ENTRIES PROVIDED →
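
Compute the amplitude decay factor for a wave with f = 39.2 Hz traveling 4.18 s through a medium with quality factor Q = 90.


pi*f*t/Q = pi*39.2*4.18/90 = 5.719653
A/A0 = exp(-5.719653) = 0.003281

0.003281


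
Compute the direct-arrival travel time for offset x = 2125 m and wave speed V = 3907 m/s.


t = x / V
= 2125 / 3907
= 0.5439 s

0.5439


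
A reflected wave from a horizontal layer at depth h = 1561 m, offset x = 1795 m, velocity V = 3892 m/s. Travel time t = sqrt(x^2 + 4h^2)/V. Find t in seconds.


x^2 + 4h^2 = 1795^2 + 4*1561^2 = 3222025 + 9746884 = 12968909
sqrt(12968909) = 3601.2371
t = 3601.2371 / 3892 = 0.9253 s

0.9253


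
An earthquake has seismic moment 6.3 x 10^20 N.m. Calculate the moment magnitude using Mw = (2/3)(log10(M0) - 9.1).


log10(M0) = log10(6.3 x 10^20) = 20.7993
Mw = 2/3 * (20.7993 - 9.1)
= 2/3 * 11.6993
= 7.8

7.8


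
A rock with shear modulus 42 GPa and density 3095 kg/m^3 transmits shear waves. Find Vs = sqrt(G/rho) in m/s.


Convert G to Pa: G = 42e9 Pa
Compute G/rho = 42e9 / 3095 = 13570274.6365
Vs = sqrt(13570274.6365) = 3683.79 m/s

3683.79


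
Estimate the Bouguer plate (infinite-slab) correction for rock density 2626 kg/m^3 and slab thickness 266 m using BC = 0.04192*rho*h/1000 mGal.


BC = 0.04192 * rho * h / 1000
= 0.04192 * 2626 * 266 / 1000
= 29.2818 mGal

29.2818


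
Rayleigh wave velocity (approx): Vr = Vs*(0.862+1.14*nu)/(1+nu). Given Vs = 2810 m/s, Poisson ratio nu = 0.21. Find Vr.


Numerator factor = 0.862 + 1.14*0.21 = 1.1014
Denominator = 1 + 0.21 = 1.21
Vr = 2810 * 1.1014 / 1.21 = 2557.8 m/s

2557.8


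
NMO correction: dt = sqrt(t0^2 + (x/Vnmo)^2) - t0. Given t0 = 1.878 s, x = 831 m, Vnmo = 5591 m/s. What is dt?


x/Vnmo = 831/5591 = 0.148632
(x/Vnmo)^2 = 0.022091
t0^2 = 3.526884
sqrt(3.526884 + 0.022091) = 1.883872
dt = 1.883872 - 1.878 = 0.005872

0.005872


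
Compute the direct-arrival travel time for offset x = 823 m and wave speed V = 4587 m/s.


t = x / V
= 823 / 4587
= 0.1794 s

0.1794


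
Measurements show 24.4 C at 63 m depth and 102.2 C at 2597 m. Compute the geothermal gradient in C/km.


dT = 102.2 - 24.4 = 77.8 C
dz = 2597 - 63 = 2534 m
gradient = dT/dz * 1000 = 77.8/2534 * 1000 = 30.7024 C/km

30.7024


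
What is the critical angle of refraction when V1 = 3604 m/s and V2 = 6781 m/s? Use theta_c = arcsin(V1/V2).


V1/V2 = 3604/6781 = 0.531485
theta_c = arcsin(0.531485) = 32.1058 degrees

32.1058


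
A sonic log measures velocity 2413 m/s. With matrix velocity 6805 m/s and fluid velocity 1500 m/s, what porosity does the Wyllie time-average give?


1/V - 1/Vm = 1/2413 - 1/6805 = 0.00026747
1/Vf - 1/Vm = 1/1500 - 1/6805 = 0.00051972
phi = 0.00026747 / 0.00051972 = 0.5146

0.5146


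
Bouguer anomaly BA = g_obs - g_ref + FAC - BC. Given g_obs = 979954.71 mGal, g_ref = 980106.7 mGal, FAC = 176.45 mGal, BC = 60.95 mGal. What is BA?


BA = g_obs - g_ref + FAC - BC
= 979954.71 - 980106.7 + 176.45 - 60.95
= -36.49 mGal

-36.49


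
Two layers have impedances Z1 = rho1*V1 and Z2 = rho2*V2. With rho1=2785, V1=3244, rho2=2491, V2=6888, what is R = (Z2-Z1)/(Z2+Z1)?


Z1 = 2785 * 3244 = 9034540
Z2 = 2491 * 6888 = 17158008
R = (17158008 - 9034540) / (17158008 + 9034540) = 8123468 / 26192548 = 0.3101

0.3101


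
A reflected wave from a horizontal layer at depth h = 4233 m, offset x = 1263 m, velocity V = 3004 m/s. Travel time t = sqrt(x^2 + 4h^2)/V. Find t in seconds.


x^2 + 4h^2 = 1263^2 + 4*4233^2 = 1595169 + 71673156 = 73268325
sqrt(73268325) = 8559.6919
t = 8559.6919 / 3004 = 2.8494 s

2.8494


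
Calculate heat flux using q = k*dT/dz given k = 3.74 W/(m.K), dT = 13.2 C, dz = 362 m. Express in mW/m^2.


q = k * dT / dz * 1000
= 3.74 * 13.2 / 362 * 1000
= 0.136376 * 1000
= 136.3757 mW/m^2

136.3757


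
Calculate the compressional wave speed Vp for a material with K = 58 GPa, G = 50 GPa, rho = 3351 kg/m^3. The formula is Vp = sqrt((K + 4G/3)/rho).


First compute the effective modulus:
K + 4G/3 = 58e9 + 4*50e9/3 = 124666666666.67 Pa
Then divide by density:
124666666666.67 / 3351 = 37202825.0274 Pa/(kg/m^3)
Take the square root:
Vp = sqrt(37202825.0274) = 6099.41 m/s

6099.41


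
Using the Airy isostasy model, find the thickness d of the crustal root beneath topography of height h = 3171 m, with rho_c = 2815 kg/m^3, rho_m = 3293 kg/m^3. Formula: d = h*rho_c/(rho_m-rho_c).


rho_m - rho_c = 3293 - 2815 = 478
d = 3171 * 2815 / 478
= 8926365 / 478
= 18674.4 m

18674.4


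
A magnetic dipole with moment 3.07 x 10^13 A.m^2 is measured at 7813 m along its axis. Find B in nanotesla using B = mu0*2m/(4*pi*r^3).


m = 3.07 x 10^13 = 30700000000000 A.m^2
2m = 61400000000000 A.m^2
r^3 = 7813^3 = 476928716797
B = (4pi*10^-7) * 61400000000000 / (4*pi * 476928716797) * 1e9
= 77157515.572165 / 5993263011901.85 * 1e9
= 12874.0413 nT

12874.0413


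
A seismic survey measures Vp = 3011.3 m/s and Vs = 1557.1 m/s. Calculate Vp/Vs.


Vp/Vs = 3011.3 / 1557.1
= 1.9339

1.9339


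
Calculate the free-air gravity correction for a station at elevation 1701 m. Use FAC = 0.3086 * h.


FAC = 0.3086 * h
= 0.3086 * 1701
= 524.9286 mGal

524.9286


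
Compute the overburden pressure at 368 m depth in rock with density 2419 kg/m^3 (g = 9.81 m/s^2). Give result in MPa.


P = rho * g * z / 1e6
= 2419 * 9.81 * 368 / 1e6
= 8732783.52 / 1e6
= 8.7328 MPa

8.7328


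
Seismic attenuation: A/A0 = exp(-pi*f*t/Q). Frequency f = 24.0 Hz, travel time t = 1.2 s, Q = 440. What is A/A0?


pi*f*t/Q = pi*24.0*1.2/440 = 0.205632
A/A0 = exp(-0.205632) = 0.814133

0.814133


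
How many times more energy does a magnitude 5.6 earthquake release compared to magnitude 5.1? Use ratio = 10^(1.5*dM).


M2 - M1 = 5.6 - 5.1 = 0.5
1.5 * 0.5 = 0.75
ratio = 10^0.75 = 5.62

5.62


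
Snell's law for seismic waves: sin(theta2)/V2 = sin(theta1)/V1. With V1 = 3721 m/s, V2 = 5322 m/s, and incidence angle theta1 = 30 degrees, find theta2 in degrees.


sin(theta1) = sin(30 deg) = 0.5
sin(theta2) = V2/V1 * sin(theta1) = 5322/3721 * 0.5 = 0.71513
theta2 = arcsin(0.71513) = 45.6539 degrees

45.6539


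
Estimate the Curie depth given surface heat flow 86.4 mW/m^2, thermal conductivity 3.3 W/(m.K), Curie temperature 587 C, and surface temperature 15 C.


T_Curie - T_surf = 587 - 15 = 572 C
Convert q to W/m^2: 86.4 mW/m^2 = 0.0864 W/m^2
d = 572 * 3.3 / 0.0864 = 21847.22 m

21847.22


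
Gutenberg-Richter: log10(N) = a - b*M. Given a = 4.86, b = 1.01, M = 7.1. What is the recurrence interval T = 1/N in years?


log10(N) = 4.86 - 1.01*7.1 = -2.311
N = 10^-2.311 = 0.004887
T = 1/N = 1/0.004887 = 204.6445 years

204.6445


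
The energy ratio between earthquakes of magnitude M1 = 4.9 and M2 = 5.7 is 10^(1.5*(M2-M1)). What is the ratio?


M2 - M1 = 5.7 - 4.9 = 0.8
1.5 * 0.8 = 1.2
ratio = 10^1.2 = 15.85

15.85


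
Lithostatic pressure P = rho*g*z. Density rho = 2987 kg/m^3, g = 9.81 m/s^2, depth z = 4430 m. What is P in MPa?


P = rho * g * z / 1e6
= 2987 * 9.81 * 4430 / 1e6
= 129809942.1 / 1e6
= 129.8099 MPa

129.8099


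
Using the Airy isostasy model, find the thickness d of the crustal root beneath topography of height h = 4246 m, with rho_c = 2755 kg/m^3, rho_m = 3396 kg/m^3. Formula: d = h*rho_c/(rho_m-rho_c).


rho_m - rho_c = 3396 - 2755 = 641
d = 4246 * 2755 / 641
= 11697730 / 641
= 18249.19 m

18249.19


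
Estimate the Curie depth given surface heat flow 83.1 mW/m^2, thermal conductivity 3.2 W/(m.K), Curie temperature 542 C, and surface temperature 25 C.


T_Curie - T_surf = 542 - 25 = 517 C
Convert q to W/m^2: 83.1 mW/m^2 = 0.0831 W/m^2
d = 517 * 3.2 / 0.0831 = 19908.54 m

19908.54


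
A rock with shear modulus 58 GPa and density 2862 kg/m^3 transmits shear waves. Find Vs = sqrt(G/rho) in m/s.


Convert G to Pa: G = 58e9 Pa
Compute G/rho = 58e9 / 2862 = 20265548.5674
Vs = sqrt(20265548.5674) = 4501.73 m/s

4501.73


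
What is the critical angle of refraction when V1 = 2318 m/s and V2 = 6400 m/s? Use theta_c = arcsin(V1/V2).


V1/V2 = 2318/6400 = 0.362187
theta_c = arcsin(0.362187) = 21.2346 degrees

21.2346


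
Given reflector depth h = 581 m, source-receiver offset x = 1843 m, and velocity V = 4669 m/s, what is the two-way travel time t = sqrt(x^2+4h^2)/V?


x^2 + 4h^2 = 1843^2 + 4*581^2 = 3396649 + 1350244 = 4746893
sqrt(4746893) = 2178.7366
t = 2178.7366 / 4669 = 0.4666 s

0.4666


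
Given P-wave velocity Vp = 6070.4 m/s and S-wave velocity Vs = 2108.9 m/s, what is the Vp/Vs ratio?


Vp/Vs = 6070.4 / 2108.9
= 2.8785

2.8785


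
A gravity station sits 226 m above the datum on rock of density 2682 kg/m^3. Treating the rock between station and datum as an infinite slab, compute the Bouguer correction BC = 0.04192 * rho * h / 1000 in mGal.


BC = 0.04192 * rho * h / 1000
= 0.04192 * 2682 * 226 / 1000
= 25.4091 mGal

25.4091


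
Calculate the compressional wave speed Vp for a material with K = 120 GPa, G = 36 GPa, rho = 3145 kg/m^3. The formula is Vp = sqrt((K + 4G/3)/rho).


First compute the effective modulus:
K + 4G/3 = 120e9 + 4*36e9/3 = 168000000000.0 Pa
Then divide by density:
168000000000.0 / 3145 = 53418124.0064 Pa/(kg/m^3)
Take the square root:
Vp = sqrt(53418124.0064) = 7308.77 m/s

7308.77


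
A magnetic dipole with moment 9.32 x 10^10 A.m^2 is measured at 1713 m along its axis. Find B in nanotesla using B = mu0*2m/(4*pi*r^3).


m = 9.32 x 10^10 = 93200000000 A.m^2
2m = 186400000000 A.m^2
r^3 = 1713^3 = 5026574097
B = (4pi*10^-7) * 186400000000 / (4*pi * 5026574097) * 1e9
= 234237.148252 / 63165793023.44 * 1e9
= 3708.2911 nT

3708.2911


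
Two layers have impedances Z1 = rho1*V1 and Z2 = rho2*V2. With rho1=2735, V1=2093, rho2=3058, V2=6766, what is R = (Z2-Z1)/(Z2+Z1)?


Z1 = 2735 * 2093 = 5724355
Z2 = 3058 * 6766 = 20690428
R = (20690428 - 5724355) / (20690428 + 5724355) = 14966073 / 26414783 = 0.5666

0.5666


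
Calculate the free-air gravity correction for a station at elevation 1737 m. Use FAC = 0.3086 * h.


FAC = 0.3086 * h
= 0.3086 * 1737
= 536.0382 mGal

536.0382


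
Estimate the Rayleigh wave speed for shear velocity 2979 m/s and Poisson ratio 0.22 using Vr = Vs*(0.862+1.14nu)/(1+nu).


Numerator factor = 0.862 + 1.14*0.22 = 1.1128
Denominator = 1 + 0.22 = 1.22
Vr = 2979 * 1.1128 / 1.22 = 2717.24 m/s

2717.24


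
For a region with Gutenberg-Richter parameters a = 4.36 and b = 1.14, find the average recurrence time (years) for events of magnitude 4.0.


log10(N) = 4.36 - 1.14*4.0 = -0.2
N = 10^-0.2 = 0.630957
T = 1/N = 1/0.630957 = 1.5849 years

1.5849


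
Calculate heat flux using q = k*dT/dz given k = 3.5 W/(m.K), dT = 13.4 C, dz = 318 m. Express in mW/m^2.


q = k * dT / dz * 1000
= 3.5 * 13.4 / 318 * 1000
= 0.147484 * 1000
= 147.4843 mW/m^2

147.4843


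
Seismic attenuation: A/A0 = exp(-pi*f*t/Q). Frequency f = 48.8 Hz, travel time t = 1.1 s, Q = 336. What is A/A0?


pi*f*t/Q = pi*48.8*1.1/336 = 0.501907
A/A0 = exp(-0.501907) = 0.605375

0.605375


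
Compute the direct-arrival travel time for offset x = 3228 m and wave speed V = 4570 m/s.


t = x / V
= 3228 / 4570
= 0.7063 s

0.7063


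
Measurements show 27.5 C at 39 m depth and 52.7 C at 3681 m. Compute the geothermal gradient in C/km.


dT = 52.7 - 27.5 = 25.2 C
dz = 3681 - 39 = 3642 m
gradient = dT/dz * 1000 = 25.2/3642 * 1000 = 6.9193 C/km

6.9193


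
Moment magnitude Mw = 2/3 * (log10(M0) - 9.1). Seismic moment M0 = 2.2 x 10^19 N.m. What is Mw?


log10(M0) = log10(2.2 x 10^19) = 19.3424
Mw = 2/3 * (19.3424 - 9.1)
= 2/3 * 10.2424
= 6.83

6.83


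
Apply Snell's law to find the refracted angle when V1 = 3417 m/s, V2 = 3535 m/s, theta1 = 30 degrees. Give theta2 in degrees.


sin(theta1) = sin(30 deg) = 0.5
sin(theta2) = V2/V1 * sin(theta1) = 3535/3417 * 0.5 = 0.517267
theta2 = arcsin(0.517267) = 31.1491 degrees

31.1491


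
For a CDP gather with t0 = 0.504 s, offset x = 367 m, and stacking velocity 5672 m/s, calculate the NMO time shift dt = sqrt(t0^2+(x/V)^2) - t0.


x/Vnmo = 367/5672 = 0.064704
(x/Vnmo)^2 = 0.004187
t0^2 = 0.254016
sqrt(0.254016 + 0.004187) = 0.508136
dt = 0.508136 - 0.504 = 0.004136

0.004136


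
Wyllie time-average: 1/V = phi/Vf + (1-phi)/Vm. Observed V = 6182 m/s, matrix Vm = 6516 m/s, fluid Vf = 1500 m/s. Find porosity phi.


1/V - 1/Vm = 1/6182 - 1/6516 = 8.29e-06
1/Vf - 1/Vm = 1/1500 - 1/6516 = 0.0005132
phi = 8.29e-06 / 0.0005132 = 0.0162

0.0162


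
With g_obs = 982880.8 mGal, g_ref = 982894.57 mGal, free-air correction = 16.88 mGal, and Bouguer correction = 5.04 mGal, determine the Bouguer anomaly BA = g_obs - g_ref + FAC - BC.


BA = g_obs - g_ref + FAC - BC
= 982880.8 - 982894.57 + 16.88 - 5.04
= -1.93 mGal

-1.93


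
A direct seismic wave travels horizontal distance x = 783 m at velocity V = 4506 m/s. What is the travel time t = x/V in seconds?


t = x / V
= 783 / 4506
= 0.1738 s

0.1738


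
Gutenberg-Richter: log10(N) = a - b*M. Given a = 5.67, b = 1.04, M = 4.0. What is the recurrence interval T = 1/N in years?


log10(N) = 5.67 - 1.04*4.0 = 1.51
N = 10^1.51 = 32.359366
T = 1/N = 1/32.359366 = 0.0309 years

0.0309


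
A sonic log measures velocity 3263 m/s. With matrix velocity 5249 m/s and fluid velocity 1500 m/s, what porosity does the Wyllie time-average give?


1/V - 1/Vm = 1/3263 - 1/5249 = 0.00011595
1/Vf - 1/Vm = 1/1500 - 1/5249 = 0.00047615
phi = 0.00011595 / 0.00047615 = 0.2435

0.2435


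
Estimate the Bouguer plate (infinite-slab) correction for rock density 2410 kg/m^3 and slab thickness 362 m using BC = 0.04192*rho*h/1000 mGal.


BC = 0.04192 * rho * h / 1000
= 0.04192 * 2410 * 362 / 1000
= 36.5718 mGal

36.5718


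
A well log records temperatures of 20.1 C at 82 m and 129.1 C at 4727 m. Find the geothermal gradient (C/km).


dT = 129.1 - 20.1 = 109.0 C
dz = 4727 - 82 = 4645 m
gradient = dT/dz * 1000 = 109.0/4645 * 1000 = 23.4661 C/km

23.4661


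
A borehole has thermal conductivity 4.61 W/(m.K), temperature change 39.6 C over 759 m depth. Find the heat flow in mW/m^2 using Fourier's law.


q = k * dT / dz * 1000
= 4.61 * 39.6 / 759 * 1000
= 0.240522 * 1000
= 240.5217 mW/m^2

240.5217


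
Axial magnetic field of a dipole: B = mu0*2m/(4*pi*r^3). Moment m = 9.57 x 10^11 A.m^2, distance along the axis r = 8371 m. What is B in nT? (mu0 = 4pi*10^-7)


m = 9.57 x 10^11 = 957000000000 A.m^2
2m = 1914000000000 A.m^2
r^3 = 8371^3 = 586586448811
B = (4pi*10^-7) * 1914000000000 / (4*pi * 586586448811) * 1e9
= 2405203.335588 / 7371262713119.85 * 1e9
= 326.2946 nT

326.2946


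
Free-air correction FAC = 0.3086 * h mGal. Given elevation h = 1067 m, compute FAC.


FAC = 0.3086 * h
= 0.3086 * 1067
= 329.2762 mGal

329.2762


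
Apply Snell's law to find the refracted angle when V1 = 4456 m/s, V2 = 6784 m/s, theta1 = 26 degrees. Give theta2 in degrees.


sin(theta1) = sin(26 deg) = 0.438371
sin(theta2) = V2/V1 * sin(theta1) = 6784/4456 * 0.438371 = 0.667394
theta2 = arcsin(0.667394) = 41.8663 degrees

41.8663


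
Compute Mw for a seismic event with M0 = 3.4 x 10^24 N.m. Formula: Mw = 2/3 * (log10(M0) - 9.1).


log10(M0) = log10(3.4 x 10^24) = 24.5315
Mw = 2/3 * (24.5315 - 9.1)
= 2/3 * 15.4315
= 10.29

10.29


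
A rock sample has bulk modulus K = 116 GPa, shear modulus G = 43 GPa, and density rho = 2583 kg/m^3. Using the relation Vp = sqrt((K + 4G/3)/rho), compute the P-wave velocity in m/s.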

ASSIGNMENT →
Make an exact copy of the lines running from the one with "26 degrees. Give theta2 in degrees." to the last line of the listing, including both ends.

WRITTEN REPLY →
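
Apply Snell's law to find the refracted angle when V1 = 4456 m/s, V2 = 6784 m/s, theta1 = 26 degrees. Give theta2 in degrees.


sin(theta1) = sin(26 deg) = 0.438371
sin(theta2) = V2/V1 * sin(theta1) = 6784/4456 * 0.438371 = 0.667394
theta2 = arcsin(0.667394) = 41.8663 degrees

41.8663


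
Compute Mw for a seismic event with M0 = 3.4 x 10^24 N.m. Formula: Mw = 2/3 * (log10(M0) - 9.1).


log10(M0) = log10(3.4 x 10^24) = 24.5315
Mw = 2/3 * (24.5315 - 9.1)
= 2/3 * 15.4315
= 10.29

10.29


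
A rock sample has bulk modulus K = 116 GPa, shear modulus G = 43 GPa, and density rho = 2583 kg/m^3. Using the relation Vp = sqrt((K + 4G/3)/rho), compute the P-wave velocity in m/s.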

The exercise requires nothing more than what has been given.